In the material below, count the lines where the word "vertices" appears. Nothing but the number, please.

ENTRIES PROVIDED
================================

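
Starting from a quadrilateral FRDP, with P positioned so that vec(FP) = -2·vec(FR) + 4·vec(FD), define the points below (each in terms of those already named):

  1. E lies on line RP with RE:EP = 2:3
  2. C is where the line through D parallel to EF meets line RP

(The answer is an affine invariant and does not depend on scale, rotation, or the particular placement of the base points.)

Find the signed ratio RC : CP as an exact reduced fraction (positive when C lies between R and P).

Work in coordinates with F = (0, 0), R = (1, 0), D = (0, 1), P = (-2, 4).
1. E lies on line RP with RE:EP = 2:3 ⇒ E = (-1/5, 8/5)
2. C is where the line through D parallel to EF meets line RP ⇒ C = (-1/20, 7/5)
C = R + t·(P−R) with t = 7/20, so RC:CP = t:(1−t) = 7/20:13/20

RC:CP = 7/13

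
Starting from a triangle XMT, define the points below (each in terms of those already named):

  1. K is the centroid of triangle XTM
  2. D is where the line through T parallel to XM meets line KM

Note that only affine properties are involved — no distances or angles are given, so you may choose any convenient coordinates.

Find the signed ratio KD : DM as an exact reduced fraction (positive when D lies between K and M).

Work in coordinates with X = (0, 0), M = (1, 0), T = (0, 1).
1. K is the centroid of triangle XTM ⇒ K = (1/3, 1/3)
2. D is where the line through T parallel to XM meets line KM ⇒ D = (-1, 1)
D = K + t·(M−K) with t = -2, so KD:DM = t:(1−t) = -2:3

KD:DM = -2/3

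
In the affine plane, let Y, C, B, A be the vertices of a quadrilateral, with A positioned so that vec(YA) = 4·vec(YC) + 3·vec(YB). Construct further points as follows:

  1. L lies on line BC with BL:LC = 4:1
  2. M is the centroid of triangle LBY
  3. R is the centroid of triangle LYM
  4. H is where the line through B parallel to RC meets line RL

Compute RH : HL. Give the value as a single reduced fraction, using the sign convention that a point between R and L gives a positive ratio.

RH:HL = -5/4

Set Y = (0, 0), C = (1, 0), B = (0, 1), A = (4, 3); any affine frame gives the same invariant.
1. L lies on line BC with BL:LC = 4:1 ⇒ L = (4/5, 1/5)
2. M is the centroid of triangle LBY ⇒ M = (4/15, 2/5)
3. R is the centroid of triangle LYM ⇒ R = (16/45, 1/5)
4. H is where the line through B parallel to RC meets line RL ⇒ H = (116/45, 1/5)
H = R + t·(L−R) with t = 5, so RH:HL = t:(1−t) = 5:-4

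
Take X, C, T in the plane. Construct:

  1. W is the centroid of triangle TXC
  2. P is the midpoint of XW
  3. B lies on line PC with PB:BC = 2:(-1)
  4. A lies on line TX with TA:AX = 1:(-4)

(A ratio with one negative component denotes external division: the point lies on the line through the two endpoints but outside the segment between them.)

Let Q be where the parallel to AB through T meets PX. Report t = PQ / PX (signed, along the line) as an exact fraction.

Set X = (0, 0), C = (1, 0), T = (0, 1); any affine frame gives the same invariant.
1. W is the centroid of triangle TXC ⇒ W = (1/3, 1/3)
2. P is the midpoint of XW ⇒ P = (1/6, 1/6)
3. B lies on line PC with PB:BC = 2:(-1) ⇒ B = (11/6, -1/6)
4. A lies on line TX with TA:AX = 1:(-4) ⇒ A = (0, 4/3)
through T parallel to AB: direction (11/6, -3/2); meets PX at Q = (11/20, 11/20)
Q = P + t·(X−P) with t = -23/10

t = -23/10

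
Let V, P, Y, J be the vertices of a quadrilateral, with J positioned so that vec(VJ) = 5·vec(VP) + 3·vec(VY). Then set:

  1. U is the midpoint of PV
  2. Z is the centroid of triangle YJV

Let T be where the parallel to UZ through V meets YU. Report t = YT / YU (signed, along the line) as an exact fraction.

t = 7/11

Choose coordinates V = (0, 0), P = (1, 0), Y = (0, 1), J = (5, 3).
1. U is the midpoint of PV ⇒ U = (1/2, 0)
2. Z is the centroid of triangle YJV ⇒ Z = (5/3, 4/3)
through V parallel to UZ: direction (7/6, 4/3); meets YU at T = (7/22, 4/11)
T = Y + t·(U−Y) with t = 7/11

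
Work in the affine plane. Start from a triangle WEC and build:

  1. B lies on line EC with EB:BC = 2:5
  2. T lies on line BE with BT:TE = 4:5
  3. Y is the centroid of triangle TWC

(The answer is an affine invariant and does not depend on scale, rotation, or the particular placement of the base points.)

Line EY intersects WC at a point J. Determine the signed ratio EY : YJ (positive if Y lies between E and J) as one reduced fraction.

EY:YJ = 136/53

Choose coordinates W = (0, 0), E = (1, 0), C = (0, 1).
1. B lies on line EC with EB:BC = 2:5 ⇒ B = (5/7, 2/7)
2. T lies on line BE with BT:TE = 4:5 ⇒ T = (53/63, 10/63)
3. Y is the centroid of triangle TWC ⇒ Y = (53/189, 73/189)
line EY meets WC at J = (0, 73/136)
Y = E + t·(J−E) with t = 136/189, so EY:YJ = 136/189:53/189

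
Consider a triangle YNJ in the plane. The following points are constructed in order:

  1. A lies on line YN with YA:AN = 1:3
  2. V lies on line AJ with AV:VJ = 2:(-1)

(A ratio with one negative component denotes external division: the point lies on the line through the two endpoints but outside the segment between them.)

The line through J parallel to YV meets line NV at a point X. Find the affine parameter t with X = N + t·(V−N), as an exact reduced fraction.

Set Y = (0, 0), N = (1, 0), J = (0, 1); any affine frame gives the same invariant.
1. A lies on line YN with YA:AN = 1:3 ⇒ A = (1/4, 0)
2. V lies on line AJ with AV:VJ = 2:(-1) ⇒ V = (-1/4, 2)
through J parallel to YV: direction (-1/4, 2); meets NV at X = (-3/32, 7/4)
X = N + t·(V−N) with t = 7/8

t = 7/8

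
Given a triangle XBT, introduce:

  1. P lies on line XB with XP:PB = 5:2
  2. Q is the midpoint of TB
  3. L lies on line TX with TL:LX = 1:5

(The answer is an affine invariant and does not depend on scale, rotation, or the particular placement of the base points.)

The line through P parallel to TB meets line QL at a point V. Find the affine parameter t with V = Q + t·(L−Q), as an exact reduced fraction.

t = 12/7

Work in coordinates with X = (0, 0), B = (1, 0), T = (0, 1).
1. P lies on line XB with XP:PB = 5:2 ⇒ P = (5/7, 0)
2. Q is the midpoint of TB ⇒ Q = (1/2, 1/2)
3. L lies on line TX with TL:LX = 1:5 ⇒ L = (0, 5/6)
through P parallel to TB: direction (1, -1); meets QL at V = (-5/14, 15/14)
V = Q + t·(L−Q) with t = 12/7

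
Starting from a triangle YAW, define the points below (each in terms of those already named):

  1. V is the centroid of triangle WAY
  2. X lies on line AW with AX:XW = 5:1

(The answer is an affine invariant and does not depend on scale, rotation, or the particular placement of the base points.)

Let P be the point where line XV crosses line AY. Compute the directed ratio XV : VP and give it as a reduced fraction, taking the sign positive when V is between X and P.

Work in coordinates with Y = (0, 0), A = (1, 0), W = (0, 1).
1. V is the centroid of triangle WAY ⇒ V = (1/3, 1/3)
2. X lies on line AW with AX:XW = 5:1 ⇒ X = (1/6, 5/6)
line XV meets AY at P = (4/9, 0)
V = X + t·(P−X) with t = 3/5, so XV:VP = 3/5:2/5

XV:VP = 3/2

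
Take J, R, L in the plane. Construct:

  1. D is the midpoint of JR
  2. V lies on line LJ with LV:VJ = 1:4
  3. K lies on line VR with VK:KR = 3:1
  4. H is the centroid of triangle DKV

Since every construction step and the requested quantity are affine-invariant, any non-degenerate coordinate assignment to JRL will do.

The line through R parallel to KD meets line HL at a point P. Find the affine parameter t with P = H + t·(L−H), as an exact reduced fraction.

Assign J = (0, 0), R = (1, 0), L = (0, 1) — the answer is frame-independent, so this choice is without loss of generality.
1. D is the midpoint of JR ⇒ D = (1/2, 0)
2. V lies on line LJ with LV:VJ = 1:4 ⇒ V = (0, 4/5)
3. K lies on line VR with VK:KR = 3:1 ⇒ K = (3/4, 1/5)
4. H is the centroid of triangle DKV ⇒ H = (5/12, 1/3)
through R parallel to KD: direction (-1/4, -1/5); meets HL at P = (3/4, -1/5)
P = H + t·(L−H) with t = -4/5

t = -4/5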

================================

WRITTEN SOLUTION
2